:: WHAT TO DO ::
Reproduce the listing below exactly, from its first line down to and including the line with "Integrate -3*x*sin(x)*cos(x)/10 +".

:: RECORDS FOR PROCESSING ::
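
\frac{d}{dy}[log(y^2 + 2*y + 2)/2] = (y + 1)/(y^2 + 2*y + 2)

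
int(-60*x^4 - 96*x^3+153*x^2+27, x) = -12*x^5 - 24*x^4 + 51*x^3 + 27*x + C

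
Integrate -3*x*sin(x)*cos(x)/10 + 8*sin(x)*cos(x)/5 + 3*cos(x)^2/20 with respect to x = (3*x - 16)*cos(x)^2/20 + C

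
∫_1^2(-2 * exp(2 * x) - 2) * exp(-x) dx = -2*exp(2) - 2*exp(-1) + 2*exp(-2) + 2*E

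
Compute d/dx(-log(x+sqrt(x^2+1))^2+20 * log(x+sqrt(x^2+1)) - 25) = (-2*x*log(x + sqrt(x^2 + 1)) + 20*x - 2*sqrt(x^2 + 1)*log(x + sqrt(x^2 + 1)) + 20*sqrt(x^2 + 1))/(x^2 + x*sqrt(x^2 + 1) + 1)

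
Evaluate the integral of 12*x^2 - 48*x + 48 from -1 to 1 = 104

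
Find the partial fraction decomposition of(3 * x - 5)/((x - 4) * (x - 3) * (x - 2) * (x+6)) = 23/(720*(x + 6)) + 1/(16*(x - 2)) - 4/(9*(x - 3)) + 7/(20*(x - 4))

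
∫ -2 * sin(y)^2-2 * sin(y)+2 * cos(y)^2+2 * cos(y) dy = (sqrt(2)*sin(y + pi/4) + 1)^2 + C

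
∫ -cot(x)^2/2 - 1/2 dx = cot(x)/2 + C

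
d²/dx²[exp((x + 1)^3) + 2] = 9*x^4*exp(x^3 + 3*x^2 + 3*x + 1) + 36*x^3*exp(x^3 + 3*x^2 + 3*x + 1) + 54*x^2*exp(x^3 + 3*x^2 + 3*x + 1) + 42*x*exp(x^3 + 3*x^2 + 3*x + 1) + 15*exp(x^3 + 3*x^2 + 3*x + 1)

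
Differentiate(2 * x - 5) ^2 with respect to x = 8*x - 20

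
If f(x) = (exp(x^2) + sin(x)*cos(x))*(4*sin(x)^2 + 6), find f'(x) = -4*x*exp(x^2)*cos(2*x) + 16*x*exp(x^2) - 4*(1 - cos(2*x))^2 + 4*exp(x^2)*sin(2*x) + 6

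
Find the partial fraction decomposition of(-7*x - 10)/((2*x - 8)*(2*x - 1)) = 27/(14*(2*x - 1)) - 19/(7*(x - 4))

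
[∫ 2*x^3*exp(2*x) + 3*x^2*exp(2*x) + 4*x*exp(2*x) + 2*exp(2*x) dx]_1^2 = -3*exp(2) + 12*exp(4)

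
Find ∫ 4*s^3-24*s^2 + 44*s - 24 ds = s^4 - 8*s^3 + 22*s^2 - 24*s + C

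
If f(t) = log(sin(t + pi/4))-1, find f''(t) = -2/(sin(2*t) + 1)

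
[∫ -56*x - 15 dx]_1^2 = -99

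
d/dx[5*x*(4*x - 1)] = 40*x - 5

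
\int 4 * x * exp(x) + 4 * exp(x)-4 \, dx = 4*x*(exp(x) - 1) + C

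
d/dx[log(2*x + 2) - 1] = 1/(x + 1)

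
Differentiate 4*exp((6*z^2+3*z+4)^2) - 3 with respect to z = 576*z^3*exp(36*z^4 + 36*z^3 + 57*z^2 + 24*z + 16) + 432*z^2*exp(36*z^4 + 36*z^3 + 57*z^2 + 24*z + 16) + 456*z*exp(36*z^4 + 36*z^3 + 57*z^2 + 24*z + 16) + 96*exp(36*z^4 + 36*z^3 + 57*z^2 + 24*z + 16)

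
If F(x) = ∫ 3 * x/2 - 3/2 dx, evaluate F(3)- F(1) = 3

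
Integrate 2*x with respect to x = x^2 + C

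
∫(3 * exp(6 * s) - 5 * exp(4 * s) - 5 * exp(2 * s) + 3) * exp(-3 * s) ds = -10*sinh(s) + 2*sinh(3*s) + C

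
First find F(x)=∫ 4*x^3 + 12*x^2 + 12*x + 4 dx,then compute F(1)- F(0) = 15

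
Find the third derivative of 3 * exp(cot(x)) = -3*(3 + 6/tan(x) + 11/tan(x)^2 + 12/tan(x)^3 + 9/tan(x)^4 + 6/tan(x)^5 + tan(x)^(-6))*exp(1/tan(x))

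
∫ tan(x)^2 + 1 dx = tan(x) + C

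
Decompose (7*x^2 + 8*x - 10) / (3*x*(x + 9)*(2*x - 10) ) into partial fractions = 485/(756*(x + 9)) + 41/(84*(x - 5)) + 1/(27*x)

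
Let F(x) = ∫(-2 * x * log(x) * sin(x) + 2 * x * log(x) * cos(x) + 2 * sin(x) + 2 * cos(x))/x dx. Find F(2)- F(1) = 2*(cos(2) + sin(2))*log(2)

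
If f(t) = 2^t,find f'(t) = 2^t*log(2)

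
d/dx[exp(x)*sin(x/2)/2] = (2*sin(x/2) + cos(x/2))*exp(x)/4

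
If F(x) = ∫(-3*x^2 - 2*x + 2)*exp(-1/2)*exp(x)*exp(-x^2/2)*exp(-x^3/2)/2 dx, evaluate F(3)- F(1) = -exp(-1/2) + exp(-31/2)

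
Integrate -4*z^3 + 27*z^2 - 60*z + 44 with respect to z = -z^4 + 9*z^3 - 30*z^2 + 44*z + C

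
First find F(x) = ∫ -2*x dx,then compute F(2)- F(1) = -3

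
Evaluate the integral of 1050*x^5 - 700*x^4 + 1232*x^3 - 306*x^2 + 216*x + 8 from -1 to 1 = -468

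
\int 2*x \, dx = x^2 + C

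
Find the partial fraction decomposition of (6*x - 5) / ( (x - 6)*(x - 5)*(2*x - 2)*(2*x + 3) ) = 56/(975*(2*x + 3)) + 1/(200*(x - 1)) - 25/(104*(x - 5)) + 31/(150*(x - 6))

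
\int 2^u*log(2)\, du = 2^u + C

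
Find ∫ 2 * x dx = x^2 + C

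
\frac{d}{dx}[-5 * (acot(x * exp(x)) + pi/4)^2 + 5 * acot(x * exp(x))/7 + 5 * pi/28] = (140*x*exp(x)*acot(x*exp(x)) - 10*x*exp(x) + 35*pi*x*exp(x) + 140*exp(x)*acot(x*exp(x)) - 10*exp(x) + 35*pi*exp(x))/(14*x^2*exp(2*x) + 14)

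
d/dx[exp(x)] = exp(x)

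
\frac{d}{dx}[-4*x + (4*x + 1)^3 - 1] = 192*x^2 + 96*x + 8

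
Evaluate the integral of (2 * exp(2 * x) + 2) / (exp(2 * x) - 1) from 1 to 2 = -2*log(E - exp(-1)) + 2*log(-exp(-2) + exp(2))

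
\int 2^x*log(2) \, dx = 2^x + C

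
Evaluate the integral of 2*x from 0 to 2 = 4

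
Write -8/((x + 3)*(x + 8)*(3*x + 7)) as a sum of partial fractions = -36/(17*(3*x + 7)) - 8/(85*(x + 8)) + 4/(5*(x + 3))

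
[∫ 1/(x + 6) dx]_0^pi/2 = -log(9) + log(3*pi/4 + 9)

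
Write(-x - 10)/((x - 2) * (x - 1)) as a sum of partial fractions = 11/(x - 1) - 12/(x - 2)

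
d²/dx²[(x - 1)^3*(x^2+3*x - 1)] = 20*x^3 - 42*x + 22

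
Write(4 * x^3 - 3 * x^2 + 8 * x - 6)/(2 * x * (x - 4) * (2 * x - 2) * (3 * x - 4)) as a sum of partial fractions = -119/(64*(3*x - 4)) + 1/(4*(x - 1)) + 39/(64*(x - 4)) + 3/(32*x)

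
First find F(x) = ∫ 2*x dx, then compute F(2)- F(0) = 4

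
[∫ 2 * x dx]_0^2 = 4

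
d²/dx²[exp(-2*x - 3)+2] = 4*exp(-2*x - 3)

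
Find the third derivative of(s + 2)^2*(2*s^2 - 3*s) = 48*s + 30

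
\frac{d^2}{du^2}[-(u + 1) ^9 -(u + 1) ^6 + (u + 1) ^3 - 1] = -72*u^7 - 504*u^6 - 1512*u^5 - 2550*u^4 - 2640*u^3 - 1692*u^2 - 618*u - 96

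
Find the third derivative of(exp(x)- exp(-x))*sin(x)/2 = sqrt(2)*(exp(2*x)*cos(x + pi/4) - sin(x + pi/4))*exp(-x)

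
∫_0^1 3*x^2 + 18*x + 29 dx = 39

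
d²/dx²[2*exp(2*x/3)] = 8*exp(2*x/3)/9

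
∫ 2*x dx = x^2 + C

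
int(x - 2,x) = x^2/2 - 2*x + C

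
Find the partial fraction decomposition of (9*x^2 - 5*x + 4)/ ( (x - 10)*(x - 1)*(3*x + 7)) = 291/(185*(3*x + 7)) - 4/(45*(x - 1)) + 854/(333*(x - 10))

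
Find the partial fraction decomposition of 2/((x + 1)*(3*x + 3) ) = 2/(3*(x + 1)^2)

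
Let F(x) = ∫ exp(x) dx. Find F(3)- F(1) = -E + exp(3)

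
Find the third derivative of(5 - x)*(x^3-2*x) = 30 - 24*x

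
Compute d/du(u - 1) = 1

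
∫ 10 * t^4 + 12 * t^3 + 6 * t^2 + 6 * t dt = 2*t^5 + 3*t^4 + 2*t^3 + 3*t^2 + C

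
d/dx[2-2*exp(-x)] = 2*exp(-x)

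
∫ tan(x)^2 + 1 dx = tan(x) + C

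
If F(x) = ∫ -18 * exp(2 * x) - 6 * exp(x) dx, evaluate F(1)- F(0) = -9*exp(2) - 6*E + 15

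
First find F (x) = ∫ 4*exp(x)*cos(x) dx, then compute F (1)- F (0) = -2 + 2*E*(cos(1) + sin(1))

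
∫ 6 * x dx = 3*x^2 + C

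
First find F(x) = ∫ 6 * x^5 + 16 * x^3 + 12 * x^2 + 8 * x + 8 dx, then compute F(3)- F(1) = 1200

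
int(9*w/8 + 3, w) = 9*w^2/16 + 3*w + C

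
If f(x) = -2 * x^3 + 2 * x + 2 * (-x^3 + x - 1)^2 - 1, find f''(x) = 60*x^4 - 48*x^2 + 12*x + 4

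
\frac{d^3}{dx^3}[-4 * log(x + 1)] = -8/(x^3 + 3*x^2 + 3*x + 1)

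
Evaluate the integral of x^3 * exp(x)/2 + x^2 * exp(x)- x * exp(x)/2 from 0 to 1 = 1/2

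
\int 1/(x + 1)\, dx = log(2*x + 2) + C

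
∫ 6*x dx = 3*x^2 + C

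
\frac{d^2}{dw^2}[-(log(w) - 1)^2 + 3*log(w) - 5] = (2*log(w) - 7)/w^2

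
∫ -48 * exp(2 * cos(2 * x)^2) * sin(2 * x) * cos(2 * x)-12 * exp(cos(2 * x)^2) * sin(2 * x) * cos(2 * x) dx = (6*exp(cos(2*x)^2) + 3)*exp(cos(2*x)^2) + C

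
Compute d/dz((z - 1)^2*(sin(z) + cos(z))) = -z^2*sin(z) + z^2*cos(z) + 4*z*sin(z) - 3*sin(z) - cos(z)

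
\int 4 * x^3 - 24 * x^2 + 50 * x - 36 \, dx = x^4 - 8*x^3 + 25*x^2 - 36*x + C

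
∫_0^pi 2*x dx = pi^2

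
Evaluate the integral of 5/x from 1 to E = 5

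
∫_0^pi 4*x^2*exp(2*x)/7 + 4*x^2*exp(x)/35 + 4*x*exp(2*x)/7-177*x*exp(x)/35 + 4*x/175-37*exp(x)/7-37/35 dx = -3*pi*exp(pi) - 32/7 - 3*pi/5 + 2*(-4 + pi/5 + pi*exp(pi))^2/7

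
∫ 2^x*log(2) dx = 2^x + C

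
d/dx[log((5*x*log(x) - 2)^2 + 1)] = (10*x*log(x)^2 + 10*x*log(x) - 4*log(x) - 4)/(5*x^2*log(x)^2 - 4*x*log(x) + 1)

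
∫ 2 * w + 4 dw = w^2 + 4*w + C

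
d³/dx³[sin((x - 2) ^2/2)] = -x^3*cos(x^2/2 - 2*x + 2) + 6*x^2*cos(x^2/2 - 2*x + 2) - 3*x*sin(x^2/2 - 2*x + 2) - 12*x*cos(x^2/2 - 2*x + 2) + 6*sin(x^2/2 - 2*x + 2) + 8*cos(x^2/2 - 2*x + 2)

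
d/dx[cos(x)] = -sin(x)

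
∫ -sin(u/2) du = 2*cos(u/2) + C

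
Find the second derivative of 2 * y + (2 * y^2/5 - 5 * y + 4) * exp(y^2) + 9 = 8*y^4*exp(y^2)/5 - 20*y^3*exp(y^2) + 20*y^2*exp(y^2) - 30*y*exp(y^2) + 44*exp(y^2)/5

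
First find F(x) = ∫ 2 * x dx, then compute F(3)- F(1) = 8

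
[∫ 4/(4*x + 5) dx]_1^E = -log(9) + log(5 + 4*E)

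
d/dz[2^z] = 2^z*log(2)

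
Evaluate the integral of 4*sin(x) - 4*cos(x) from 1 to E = 4*sqrt(2)*(-sin(pi/4 + E) + sin(pi/4 + 1))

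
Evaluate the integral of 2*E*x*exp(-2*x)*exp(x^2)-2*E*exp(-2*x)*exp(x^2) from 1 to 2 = -1 + E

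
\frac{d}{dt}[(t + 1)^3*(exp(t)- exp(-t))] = (t^3*exp(2*t) + t^3 + 6*t^2*exp(2*t) + 9*t*exp(2*t) - 3*t + 4*exp(2*t) - 2)*exp(-t)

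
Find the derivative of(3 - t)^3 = -3*t^2 + 18*t - 27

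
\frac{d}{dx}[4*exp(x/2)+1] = 2*exp(x/2)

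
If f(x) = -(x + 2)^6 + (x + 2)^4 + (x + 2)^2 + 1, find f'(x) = -6*x^5 - 60*x^4 - 236*x^3 - 456*x^2 - 430*x - 156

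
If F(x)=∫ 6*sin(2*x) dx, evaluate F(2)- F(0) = 3 - 3*cos(4)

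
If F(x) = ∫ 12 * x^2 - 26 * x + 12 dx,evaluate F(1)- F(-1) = 32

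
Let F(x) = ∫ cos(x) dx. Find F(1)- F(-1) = 2*sin(1)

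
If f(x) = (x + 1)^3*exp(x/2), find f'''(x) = x^3*exp(x/2)/8 + 21*x^2*exp(x/2)/8 + 111*x*exp(x/2)/8 + 139*exp(x/2)/8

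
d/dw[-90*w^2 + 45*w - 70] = 45 - 180*w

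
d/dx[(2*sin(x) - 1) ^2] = 4*(2*sin(x) - 1)*cos(x)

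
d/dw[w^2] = 2*w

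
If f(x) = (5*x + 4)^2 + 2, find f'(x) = 50*x + 40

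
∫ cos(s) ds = sin(s) + C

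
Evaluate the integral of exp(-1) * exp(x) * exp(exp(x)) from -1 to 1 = -exp(-1 + exp(-1)) + exp(-1 + E)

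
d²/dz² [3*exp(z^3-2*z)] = 27*z^4*exp(z^3 - 2*z) - 36*z^2*exp(z^3 - 2*z) + 18*z*exp(z^3 - 2*z) + 12*exp(z^3 - 2*z)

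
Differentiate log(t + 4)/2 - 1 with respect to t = 1/(2*t + 8)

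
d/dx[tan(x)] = cos(x)^(-2)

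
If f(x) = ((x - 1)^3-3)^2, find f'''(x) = 120*x^3 - 360*x^2 + 360*x - 156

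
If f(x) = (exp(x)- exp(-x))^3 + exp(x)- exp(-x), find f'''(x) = (27*exp(6*x) - 2*exp(4*x) - 2*exp(2*x) + 27)*exp(-3*x)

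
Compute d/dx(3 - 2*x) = -2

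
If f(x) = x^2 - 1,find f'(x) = 2*x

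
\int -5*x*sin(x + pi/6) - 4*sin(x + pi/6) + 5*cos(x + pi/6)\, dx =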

:: RESPONSE ::
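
\frac{d}{dy}[log(y^2 + 2*y + 2)/2] = (y + 1)/(y^2 + 2*y + 2)

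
int(-60*x^4 - 96*x^3+153*x^2+27, x) = -12*x^5 - 24*x^4 + 51*x^3 + 27*x + C

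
Integrate -3*x*sin(x)*cos(x)/10 + 8*sin(x)*cos(x)/5 + 3*cos(x)^2/20 with respect to x = (3*x - 16)*cos(x)^2/20 + C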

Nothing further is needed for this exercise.